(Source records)
==============================

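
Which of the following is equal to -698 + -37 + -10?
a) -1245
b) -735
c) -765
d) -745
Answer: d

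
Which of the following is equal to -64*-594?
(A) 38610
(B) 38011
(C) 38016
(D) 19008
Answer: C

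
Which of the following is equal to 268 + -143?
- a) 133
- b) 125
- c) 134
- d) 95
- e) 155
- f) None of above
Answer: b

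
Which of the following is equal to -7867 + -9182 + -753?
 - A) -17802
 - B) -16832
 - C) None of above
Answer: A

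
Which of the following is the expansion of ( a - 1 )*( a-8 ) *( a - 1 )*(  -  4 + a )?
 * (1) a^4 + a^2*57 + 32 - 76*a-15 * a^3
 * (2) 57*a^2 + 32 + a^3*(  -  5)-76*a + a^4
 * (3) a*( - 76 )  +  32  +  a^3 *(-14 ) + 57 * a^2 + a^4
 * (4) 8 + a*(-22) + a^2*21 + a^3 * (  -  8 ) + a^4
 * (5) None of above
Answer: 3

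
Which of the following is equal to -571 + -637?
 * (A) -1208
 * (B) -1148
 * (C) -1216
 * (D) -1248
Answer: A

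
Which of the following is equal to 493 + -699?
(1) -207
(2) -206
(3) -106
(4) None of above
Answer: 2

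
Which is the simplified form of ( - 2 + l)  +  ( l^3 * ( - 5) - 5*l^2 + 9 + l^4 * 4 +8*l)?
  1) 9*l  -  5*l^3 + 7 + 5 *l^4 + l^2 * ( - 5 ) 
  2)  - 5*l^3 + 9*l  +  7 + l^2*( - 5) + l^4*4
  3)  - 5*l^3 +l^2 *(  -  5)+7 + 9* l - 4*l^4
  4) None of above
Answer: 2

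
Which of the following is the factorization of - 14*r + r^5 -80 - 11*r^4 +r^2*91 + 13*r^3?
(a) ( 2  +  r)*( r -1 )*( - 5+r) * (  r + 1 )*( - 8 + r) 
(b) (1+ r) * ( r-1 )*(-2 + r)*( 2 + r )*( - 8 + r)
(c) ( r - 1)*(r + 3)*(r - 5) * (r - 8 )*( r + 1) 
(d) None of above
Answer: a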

==============================

◆ About this task
Every line in the entries above that mentions the word "Which" must be shown.

◆ Expected answer
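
Which of the following is equal to -698 + -37 + -10?
Which of the following is equal to -64*-594?
Which of the following is equal to 268 + -143?
Which of the following is equal to -7867 + -9182 + -753?
Which of the following is the expansion of ( a - 1 )*( a-8 ) *( a - 1 )*(  -  4 + a )?
Which of the following is equal to -571 + -637?
Which of the following is equal to 493 + -699?
Which is the simplified form of ( - 2 + l)  +  ( l^3 * ( - 5) - 5*l^2 + 9 + l^4 * 4 +8*l)?
Which of the following is the factorization of - 14*r + r^5 -80 - 11*r^4 +r^2*91 + 13*r^3?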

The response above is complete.